:: Stored items ::
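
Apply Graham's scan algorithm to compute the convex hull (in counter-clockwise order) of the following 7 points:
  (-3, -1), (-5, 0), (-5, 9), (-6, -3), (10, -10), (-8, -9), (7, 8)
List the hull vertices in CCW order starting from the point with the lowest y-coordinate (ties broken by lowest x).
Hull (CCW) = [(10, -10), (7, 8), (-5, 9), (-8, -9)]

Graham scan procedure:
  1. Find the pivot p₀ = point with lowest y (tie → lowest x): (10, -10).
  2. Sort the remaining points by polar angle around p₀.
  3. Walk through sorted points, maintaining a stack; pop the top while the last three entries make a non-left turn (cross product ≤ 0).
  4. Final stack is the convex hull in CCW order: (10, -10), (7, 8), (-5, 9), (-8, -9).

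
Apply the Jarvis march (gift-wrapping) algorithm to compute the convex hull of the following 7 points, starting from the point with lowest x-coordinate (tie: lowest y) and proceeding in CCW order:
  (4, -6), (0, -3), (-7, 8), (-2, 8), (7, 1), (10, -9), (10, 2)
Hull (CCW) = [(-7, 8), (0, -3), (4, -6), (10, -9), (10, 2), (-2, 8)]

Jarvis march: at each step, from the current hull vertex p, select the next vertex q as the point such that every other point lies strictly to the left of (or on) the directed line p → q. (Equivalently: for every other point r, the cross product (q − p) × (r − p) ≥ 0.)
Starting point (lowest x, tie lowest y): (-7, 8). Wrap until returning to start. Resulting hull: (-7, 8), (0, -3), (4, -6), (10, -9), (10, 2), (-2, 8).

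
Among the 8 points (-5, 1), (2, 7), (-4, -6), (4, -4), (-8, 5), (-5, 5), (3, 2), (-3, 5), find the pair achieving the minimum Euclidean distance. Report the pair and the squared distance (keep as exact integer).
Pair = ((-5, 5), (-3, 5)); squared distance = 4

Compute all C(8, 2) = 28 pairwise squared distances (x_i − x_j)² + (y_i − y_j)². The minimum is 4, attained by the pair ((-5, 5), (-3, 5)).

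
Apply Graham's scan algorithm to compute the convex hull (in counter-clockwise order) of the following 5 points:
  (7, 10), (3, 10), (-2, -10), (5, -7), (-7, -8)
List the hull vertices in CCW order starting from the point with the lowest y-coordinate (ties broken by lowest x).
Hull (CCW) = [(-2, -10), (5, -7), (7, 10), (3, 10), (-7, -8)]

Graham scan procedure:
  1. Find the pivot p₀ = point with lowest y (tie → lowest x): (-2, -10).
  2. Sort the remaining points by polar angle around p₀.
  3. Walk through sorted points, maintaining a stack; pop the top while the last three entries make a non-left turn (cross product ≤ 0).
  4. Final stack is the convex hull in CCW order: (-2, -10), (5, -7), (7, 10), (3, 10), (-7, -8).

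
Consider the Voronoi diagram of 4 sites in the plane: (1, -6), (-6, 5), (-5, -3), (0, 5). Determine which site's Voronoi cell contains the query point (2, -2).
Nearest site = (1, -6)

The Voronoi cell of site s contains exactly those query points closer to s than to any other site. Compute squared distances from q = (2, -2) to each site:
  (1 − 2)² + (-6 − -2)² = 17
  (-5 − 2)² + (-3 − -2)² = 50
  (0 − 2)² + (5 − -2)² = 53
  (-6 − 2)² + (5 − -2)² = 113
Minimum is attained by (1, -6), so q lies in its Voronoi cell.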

* * *

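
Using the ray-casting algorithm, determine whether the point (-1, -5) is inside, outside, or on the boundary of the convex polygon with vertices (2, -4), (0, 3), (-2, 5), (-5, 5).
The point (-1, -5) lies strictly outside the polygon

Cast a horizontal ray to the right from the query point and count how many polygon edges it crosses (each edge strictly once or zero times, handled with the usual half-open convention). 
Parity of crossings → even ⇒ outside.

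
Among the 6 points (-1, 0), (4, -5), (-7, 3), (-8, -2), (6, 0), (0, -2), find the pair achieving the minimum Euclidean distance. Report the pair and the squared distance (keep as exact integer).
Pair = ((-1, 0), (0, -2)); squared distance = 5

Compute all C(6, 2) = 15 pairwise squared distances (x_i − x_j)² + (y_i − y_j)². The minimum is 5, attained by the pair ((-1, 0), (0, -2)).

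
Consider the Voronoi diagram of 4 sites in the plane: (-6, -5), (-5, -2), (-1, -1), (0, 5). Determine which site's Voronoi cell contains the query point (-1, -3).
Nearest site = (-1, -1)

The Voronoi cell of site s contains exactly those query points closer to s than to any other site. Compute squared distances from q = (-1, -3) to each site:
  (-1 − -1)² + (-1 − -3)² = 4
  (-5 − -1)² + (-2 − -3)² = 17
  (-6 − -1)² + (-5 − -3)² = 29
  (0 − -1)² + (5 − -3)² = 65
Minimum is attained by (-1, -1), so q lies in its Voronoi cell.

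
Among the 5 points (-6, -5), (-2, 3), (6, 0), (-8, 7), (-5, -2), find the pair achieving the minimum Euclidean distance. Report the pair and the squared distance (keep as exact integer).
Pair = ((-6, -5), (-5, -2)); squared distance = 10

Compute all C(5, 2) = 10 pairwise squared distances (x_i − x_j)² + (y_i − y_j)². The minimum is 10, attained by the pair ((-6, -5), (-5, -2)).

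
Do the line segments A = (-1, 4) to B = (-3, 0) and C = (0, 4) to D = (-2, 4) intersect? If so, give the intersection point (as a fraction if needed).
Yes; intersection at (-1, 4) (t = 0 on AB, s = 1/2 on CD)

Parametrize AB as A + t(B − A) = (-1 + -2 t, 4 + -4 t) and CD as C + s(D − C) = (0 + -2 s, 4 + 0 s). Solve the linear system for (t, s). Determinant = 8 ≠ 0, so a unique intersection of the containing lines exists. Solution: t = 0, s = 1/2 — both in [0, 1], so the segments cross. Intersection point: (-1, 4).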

--

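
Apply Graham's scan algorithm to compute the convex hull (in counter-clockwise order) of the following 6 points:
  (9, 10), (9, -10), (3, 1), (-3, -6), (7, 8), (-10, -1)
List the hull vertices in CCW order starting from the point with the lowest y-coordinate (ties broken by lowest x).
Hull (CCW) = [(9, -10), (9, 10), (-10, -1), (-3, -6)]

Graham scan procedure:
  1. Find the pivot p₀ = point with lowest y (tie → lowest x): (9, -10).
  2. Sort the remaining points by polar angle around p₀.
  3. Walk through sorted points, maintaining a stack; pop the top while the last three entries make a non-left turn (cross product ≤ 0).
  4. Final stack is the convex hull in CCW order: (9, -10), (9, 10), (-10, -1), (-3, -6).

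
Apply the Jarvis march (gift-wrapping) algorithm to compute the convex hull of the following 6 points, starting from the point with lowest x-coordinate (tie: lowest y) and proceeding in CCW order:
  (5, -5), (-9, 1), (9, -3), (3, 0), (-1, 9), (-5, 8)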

:: Exercise ::
For this exercise, please output exactly the lines above starting at the line with "6 points, starting" and ending at the line with "0), (-1, 9), (-5, 8)", ends included.

:: Exercise response ::
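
Apply the Jarvis march (gift-wrapping) algorithm to compute the convex hull of the following 6 points, starting from the point with lowest x-coordinate (tie: lowest y) and proceeding in CCW order:
  (5, -5), (-9, 1), (9, -3), (3, 0), (-1, 9), (-5, 8)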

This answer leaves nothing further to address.